*Task directions*: Could you reproduce the material below exactly, from the line containing "For λ = -10, determine" through its last line, and leave out everything else?

*Records to process*:
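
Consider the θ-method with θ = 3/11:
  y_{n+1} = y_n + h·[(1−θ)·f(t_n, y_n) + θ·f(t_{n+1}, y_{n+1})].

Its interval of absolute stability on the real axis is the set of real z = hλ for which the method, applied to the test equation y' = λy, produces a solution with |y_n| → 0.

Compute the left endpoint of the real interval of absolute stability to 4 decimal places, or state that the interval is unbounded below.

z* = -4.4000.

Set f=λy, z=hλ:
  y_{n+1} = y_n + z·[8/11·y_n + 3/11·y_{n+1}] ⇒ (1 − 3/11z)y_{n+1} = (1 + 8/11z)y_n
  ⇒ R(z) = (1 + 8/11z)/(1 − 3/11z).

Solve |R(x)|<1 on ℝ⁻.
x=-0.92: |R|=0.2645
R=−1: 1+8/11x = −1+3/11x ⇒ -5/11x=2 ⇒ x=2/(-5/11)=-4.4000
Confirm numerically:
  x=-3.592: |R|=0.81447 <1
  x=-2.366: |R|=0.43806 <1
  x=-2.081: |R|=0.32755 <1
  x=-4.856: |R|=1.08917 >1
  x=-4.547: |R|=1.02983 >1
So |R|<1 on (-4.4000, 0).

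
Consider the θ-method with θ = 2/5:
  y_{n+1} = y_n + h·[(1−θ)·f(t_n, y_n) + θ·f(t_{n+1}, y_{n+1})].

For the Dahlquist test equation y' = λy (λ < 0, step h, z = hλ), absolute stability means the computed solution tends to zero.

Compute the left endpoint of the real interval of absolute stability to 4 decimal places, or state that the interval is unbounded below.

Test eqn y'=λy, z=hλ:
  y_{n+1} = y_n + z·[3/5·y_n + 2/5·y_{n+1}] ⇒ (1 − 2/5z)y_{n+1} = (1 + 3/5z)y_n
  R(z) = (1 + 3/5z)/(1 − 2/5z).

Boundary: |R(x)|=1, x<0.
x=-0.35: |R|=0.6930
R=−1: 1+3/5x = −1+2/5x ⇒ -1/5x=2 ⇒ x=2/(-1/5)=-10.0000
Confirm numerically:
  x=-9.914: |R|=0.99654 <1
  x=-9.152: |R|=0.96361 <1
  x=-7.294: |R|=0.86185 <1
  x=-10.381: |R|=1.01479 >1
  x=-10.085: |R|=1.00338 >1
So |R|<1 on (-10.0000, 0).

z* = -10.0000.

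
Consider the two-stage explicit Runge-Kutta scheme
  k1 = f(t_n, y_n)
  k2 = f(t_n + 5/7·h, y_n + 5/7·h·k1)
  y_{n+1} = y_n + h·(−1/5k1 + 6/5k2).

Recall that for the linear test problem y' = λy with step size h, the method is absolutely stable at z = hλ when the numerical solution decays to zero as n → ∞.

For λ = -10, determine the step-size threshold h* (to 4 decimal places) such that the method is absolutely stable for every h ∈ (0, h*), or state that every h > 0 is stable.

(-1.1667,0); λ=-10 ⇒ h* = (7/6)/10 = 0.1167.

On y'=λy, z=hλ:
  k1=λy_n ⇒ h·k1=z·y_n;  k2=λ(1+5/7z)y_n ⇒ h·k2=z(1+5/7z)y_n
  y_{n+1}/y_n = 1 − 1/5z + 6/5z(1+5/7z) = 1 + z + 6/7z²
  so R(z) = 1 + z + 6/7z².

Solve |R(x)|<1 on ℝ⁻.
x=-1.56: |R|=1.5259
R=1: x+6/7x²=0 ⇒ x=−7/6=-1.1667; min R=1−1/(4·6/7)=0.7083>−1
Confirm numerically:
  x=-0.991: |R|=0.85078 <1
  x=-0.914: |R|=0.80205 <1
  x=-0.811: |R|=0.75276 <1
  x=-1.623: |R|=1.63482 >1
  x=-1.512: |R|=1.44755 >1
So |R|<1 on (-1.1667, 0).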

*Output below*:
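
For λ = -10, determine the step-size threshold h* (to 4 decimal places) such that the method is absolutely stable for every h ∈ (0, h*), or state that every h > 0 is stable.

(-1.1667,0); λ=-10 ⇒ h* = (7/6)/10 = 0.1167.

On y'=λy, z=hλ:
  k1=λy_n ⇒ h·k1=z·y_n;  k2=λ(1+5/7z)y_n ⇒ h·k2=z(1+5/7z)y_n
  y_{n+1}/y_n = 1 − 1/5z + 6/5z(1+5/7z) = 1 + z + 6/7z²
  so R(z) = 1 + z + 6/7z².

Solve |R(x)|<1 on ℝ⁻.
x=-1.56: |R|=1.5259
R=1: x+6/7x²=0 ⇒ x=−7/6=-1.1667; min R=1−1/(4·6/7)=0.7083>−1
Confirm numerically:
  x=-0.991: |R|=0.85078 <1
  x=-0.914: |R|=0.80205 <1
  x=-0.811: |R|=0.75276 <1
  x=-1.623: |R|=1.63482 >1
  x=-1.512: |R|=1.44755 >1
So |R|<1 on (-1.1667, 0).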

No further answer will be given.